▶ Task requirements:
Return the entries below precisely, omitting nothing.
---
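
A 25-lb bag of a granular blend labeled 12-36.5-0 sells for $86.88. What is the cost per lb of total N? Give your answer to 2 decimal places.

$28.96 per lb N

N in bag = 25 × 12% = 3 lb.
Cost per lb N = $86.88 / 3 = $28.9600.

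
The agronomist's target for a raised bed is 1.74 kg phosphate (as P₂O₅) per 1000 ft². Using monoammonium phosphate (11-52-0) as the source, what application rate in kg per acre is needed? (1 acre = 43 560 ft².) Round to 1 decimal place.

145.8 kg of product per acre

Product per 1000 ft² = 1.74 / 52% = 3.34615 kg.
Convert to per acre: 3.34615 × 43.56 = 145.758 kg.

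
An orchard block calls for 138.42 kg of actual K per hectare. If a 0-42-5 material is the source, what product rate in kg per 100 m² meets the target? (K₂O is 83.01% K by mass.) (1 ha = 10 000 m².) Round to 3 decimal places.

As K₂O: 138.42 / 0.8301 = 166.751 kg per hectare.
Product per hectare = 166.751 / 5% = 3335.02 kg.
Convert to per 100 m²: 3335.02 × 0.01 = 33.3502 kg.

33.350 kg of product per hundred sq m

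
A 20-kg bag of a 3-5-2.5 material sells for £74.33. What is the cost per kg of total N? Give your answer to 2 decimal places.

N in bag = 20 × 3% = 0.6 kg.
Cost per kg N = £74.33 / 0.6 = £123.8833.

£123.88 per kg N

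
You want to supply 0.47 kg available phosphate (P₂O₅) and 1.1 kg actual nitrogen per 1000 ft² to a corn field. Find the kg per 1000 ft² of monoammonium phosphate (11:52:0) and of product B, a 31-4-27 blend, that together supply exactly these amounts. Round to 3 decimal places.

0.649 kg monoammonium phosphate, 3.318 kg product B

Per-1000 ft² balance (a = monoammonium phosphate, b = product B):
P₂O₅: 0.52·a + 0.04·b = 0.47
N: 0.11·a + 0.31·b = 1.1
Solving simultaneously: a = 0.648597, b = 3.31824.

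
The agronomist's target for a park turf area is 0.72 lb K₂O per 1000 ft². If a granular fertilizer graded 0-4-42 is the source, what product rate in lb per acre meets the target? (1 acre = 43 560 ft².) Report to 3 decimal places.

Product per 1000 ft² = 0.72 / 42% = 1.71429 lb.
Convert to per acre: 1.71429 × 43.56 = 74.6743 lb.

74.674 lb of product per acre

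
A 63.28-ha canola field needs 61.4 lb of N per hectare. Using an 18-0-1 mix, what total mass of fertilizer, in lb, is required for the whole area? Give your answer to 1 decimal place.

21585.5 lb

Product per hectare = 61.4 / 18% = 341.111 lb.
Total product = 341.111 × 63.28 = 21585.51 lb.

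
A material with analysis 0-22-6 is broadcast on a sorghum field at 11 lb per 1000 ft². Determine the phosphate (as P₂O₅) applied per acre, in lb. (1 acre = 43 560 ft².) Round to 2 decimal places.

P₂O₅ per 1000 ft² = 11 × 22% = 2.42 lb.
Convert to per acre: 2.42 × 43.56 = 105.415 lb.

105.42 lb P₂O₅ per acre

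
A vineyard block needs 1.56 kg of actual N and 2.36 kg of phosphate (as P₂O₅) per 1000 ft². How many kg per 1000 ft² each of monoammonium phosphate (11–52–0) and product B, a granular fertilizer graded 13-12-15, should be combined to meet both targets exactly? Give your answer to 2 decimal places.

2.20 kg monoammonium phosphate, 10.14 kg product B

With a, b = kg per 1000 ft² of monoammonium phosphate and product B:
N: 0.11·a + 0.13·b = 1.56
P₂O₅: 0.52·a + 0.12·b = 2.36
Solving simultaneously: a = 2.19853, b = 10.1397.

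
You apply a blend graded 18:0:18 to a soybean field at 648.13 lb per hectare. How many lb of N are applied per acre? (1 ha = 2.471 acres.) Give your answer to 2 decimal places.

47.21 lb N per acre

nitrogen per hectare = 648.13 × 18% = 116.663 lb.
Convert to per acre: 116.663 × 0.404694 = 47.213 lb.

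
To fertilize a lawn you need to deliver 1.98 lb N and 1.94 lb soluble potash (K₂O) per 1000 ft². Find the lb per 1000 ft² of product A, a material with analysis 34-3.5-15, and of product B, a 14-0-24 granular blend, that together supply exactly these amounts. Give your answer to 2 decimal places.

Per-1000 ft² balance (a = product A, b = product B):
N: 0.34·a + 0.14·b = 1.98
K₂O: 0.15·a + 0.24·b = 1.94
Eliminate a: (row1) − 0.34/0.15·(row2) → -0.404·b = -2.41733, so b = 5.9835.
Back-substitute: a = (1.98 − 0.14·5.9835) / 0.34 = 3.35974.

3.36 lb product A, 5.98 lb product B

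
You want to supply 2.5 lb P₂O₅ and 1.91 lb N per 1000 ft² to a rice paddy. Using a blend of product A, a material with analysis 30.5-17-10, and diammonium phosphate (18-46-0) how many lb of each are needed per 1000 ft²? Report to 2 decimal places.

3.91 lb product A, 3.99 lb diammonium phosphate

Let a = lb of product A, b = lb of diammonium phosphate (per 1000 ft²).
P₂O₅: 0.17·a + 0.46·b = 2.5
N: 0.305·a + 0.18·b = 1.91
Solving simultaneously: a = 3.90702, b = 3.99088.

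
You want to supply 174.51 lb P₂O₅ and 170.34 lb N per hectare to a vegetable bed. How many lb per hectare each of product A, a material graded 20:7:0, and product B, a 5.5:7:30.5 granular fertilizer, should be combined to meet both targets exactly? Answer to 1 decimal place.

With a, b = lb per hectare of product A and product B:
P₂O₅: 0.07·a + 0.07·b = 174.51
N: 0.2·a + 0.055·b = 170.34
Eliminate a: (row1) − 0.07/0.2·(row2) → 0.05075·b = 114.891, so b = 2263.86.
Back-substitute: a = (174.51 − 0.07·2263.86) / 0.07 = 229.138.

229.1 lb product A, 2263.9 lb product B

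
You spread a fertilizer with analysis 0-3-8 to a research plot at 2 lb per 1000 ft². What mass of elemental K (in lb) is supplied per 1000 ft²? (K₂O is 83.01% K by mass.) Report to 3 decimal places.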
---
▶ Task result:
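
A 25-lb bag of a granular blend labeled 12-36.5-0 sells for $86.88. What is the cost per lb of total N? Give your answer to 2 decimal places.

$28.96 per lb N

N in bag = 25 × 12% = 3 lb.
Cost per lb N = $86.88 / 3 = $28.9600.

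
The agronomist's target for a raised bed is 1.74 kg phosphate (as P₂O₅) per 1000 ft². Using monoammonium phosphate (11-52-0) as the source, what application rate in kg per acre is needed? (1 acre = 43 560 ft².) Round to 1 decimal place.

145.8 kg of product per acre

Product per 1000 ft² = 1.74 / 52% = 3.34615 kg.
Convert to per acre: 3.34615 × 43.56 = 145.758 kg.

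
An orchard block calls for 138.42 kg of actual K per hectare. If a 0-42-5 material is the source, what product rate in kg per 100 m² meets the target? (K₂O is 83.01% K by mass.) (1 ha = 10 000 m².) Round to 3 decimal places.

As K₂O: 138.42 / 0.8301 = 166.751 kg per hectare.
Product per hectare = 166.751 / 5% = 3335.02 kg.
Convert to per 100 m²: 3335.02 × 0.01 = 33.3502 kg.

33.350 kg of product per hundred sq m

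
A 20-kg bag of a 3-5-2.5 material sells for £74.33. What is the cost per kg of total N? Give your answer to 2 decimal places.

N in bag = 20 × 3% = 0.6 kg.
Cost per kg N = £74.33 / 0.6 = £123.8833.

£123.88 per kg N

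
You want to supply 0.47 kg available phosphate (P₂O₅) and 1.1 kg actual nitrogen per 1000 ft² to a corn field. Find the kg per 1000 ft² of monoammonium phosphate (11:52:0) and of product B, a 31-4-27 blend, that together supply exactly these amounts. Round to 3 decimal places.

0.649 kg monoammonium phosphate, 3.318 kg product B

Per-1000 ft² balance (a = monoammonium phosphate, b = product B):
P₂O₅: 0.52·a + 0.04·b = 0.47
N: 0.11·a + 0.31·b = 1.1
Solving simultaneously: a = 0.648597, b = 3.31824.

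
The agronomist's target for a park turf area is 0.72 lb K₂O per 1000 ft². If a granular fertilizer graded 0-4-42 is the source, what product rate in lb per acre meets the target? (1 acre = 43 560 ft².) Report to 3 decimal places.

Product per 1000 ft² = 0.72 / 42% = 1.71429 lb.
Convert to per acre: 1.71429 × 43.56 = 74.6743 lb.

74.674 lb of product per acre

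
A 63.28-ha canola field needs 61.4 lb of N per hectare. Using an 18-0-1 mix, what total mass of fertilizer, in lb, is required for the whole area? Give your answer to 1 decimal place.

21585.5 lb

Product per hectare = 61.4 / 18% = 341.111 lb.
Total product = 341.111 × 63.28 = 21585.51 lb.

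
A material with analysis 0-22-6 is broadcast on a sorghum field at 11 lb per 1000 ft². Determine the phosphate (as P₂O₅) applied per acre, in lb. (1 acre = 43 560 ft².) Round to 2 decimal places.

P₂O₅ per 1000 ft² = 11 × 22% = 2.42 lb.
Convert to per acre: 2.42 × 43.56 = 105.415 lb.

105.42 lb P₂O₅ per acre

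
A vineyard block needs 1.56 kg of actual N and 2.36 kg of phosphate (as P₂O₅) per 1000 ft². How many kg per 1000 ft² each of monoammonium phosphate (11–52–0) and product B, a granular fertilizer graded 13-12-15, should be combined to meet both targets exactly? Give your answer to 2 decimal places.

2.20 kg monoammonium phosphate, 10.14 kg product B

With a, b = kg per 1000 ft² of monoammonium phosphate and product B:
N: 0.11·a + 0.13·b = 1.56
P₂O₅: 0.52·a + 0.12·b = 2.36
Solving simultaneously: a = 2.19853, b = 10.1397.

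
You apply a blend graded 18:0:18 to a soybean field at 648.13 lb per hectare. How many lb of N are applied per acre? (1 ha = 2.471 acres.) Give your answer to 2 decimal places.

47.21 lb N per acre

nitrogen per hectare = 648.13 × 18% = 116.663 lb.
Convert to per acre: 116.663 × 0.404694 = 47.213 lb.

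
To fertilize a lawn you need to deliver 1.98 lb N and 1.94 lb soluble potash (K₂O) per 1000 ft². Find the lb per 1000 ft² of product A, a material with analysis 34-3.5-15, and of product B, a 14-0-24 granular blend, that together supply exactly these amounts. Give your answer to 2 decimal places.

Per-1000 ft² balance (a = product A, b = product B):
N: 0.34·a + 0.14·b = 1.98
K₂O: 0.15·a + 0.24·b = 1.94
Eliminate a: (row1) − 0.34/0.15·(row2) → -0.404·b = -2.41733, so b = 5.9835.
Back-substitute: a = (1.98 − 0.14·5.9835) / 0.34 = 3.35974.

3.36 lb product A, 5.98 lb product B

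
You want to supply 2.5 lb P₂O₅ and 1.91 lb N per 1000 ft² to a rice paddy. Using a blend of product A, a material with analysis 30.5-17-10, and diammonium phosphate (18-46-0) how many lb of each are needed per 1000 ft²? Report to 2 decimal places.

3.91 lb product A, 3.99 lb diammonium phosphate

Let a = lb of product A, b = lb of diammonium phosphate (per 1000 ft²).
P₂O₅: 0.17·a + 0.46·b = 2.5
N: 0.305·a + 0.18·b = 1.91
Solving simultaneously: a = 3.90702, b = 3.99088.

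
You want to supply 174.51 lb P₂O₅ and 170.34 lb N per hectare to a vegetable bed. How many lb per hectare each of product A, a material graded 20:7:0, and product B, a 5.5:7:30.5 granular fertilizer, should be combined to meet both targets exactly? Answer to 1 decimal place.

With a, b = lb per hectare of product A and product B:
P₂O₅: 0.07·a + 0.07·b = 174.51
N: 0.2·a + 0.055·b = 170.34
Eliminate a: (row1) − 0.07/0.2·(row2) → 0.05075·b = 114.891, so b = 2263.86.
Back-substitute: a = (174.51 − 0.07·2263.86) / 0.07 = 229.138.

229.1 lb product A, 2263.9 lb product B

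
You spread a fertilizer with analysis 0-3-8 to a research plot at 2 lb per 1000 ft². What mass of elemental K (in lb) is supplied per 1000 ft²? (K₂O is 83.01% K by mass.) Report to 3 decimal places.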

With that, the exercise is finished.